* Exercise prompt:
Repeat precisely the span of lines below that opens with the line containing "You are implementing" and closes with the line containing "and configuration layer_height=0.24mm;", both included.

Saved data entries
——
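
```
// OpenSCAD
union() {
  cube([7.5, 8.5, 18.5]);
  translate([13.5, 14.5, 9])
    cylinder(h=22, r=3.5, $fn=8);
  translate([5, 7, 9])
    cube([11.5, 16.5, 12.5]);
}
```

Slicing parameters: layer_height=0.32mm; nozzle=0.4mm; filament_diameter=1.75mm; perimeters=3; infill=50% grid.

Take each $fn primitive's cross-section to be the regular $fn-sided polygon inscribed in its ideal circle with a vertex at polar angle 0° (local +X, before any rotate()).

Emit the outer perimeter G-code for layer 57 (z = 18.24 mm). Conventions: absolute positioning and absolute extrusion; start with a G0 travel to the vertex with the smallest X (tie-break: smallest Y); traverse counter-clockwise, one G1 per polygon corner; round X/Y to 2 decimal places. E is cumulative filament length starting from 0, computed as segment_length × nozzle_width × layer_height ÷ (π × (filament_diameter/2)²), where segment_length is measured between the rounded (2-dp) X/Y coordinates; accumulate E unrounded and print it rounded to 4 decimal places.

G0 X0.00 Y0.00 Z18.24
G1 X7.50 Y0.00 E0.3991
G1 X7.50 Y7.00 E0.7716
G1 X16.50 Y7.00 E1.2506
G1 X16.50 Y13.29 E1.5853
G1 X17.00 Y14.50 E1.6550
G1 X16.50 Y15.71 E1.7247
G1 X16.50 Y23.50 E2.1392
G1 X5.00 Y23.50 E2.7512
G1 X5.00 Y8.50 E3.5494
G1 X0.00 Y8.50 E3.8155
G1 X0.00 Y0.00 E4.2679

At z = 18.24 mm: the cube (footprint 7.5×8.5) is included at this height; the cylinder at (13.5, 14.5): section is a regular 8-gon, circumradius r=3.5; the cube at (5, 7) is present — its section is the full 11.5×16.5 rectangle; Combining (union): the regions partially overlap (shared area 37.79 mm²), so overlapping operands fuse into one piece — 1 connected region. The outline is a single polygon with 11 vertices. Extrusion per mm of travel: 0.4 × 0.32 / (π × 0.875²) = 0.053216. Accumulating E over each segment gives final E = 4.2679.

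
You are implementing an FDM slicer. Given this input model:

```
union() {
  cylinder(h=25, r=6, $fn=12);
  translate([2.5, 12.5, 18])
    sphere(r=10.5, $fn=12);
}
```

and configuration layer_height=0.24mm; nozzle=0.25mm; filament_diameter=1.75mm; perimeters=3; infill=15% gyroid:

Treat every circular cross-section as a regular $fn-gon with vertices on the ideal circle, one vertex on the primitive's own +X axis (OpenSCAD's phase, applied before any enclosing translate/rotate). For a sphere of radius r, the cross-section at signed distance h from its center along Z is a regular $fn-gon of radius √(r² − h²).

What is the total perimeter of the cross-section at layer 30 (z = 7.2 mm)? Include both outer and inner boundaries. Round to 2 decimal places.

37.27 mm

At z = 7.2 mm: the r=6 cylinder gives a regular 12-gon of circumradius 6 (constant along its height) (perimeter = 2·12·6.000·sin(180°/12) = 37.27 mm); the sphere at (2.5, 12.5) is not intersected at this z (|z−center|=10.800 > r=10.5); Merging all regions: only the r=6 cylinder is present, so the union is just that shape — boundary = 37.27 mm. Overall, the cross-section is a single solid region. Total boundary length (outer) = 37.27 mm.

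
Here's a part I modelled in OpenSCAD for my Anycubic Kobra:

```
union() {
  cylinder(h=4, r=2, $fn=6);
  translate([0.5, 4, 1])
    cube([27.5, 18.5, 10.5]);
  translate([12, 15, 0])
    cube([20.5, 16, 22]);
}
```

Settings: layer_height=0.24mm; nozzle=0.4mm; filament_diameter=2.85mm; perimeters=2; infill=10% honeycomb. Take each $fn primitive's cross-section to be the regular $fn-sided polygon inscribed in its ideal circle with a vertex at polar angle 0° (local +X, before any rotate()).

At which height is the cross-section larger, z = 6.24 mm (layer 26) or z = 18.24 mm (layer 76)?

layer 26 (z = 6.24 mm)

Layer 26 (z = 6.24): the cylinder is absent (z outside [0, 4]); the cube at (0.5, 4) is present — its section is the full 27.5×18.5 rectangle (area 508.75 mm²); the 20.5×16 cube at (12, 15) contributes its full rectangle (area 328.00 mm²); Taking the union: the regions partially overlap — summed areas 836.75 mm² minus the doubly-counted overlap 120.00 mm² gives 716.75 mm² — area = 716.75 mm². So its area = 716.75 mm². Layer 76 (z = 18.24): the cylinder is absent (z outside [0, 4]); the cube at (0.5, 4) is absent (z outside [1, 11.5]); the cube at (12, 15) (footprint 20.5×16) is included at this height (area 328.00 mm²); Taking the union: only the 20.5×16 cube at (12, 15) is present, so the union is just that shape — area = 328.00 mm². So its area = 328.00 mm². Layer 26 is larger (716.75 vs 328.00 mm²).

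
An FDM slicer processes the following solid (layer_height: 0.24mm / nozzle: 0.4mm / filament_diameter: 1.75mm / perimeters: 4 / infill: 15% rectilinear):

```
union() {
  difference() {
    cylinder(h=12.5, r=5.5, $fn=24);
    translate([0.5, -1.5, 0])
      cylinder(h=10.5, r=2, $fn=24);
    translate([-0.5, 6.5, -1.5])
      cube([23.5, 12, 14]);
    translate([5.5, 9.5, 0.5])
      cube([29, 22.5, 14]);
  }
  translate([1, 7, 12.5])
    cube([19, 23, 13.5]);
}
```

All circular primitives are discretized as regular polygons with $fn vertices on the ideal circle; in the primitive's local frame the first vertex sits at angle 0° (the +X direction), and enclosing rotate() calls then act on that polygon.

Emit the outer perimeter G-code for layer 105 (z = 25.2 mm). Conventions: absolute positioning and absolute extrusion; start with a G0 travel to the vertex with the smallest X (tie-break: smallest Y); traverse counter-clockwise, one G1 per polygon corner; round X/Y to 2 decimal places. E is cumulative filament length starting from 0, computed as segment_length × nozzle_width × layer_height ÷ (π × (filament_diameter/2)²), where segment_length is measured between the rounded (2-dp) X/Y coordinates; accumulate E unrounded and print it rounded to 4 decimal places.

G0 X1.00 Y7.00 Z25.20
G1 X20.00 Y7.00 E0.7583
G1 X20.00 Y30.00 E1.6763
G1 X1.00 Y30.00 E2.4346
G1 X1.00 Y7.00 E3.3526

At z = 25.2 mm: the cylinder does not reach this height (z outside [0, 12.5]); the cylinder at (0.5, -1.5) is not intersected at this z (z outside [0, 10.5]); the cube at (-0.5, 6.5) does not reach this height (z outside [-1.5, 12.5]); the cube at (5.5, 9.5) does not reach this height (z outside [0.5, 14.5]); After the difference (first − rest): the first operand is absent here, so nothing remains; the 19×23 cube at (1, 7) contributes its full rectangle; Taking the union: only the 19×23 cube at (1, 7) is present, so the union is just that shape — 1 connected region. The outline is a single polygon with 4 vertices. Extrusion per mm of travel: 0.4 × 0.24 / (π × 0.875²) = 0.039912. Accumulating E over each segment gives final E = 3.3526.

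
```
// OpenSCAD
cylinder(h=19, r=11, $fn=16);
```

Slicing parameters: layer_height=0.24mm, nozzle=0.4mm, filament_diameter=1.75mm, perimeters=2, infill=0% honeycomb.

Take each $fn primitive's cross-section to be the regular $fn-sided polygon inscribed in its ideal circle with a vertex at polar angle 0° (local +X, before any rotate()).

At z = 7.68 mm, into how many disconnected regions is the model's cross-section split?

1

At z = 7.68 mm: the r=11 cylinder contributes a regular 16-gon of circumradius 11. The result has 1 disconnected region.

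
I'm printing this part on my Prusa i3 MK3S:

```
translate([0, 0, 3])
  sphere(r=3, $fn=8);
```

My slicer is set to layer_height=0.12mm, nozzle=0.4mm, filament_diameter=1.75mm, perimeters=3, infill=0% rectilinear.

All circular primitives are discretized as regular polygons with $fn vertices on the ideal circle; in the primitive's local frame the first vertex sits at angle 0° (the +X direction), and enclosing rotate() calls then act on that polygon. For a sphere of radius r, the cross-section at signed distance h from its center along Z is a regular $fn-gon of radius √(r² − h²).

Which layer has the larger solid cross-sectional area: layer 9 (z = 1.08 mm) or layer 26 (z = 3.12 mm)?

Layer 9 (z = 1.08): the r=3 sphere slices to a regular 8-gon of circumradius 2.305 (√(r²−h²) with h=1.92 from center) (area = (8/2)·2.305²·sin(360°/8) = 15.03 mm²). So its area = 15.03 mm². Layer 26 (z = 3.12): the r=3 sphere slices to a regular 8-gon of circumradius 2.998 (√(r²−h²) with h=0.12 from center) (area = (8/2)·2.998²·sin(360°/8) = 25.42 mm²). So its area = 25.42 mm². Layer 26 is larger (25.42 vs 15.03 mm²).

layer 26 (z = 3.12 mm)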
——
* Solution for this task:
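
You are implementing an FDM slicer. Given this input model:

```
union() {
  cylinder(h=25, r=6, $fn=12);
  translate([2.5, 12.5, 18])
    sphere(r=10.5, $fn=12);
}
```

and configuration layer_height=0.24mm; nozzle=0.25mm; filament_diameter=1.75mm; perimeters=3; infill=15% gyroid: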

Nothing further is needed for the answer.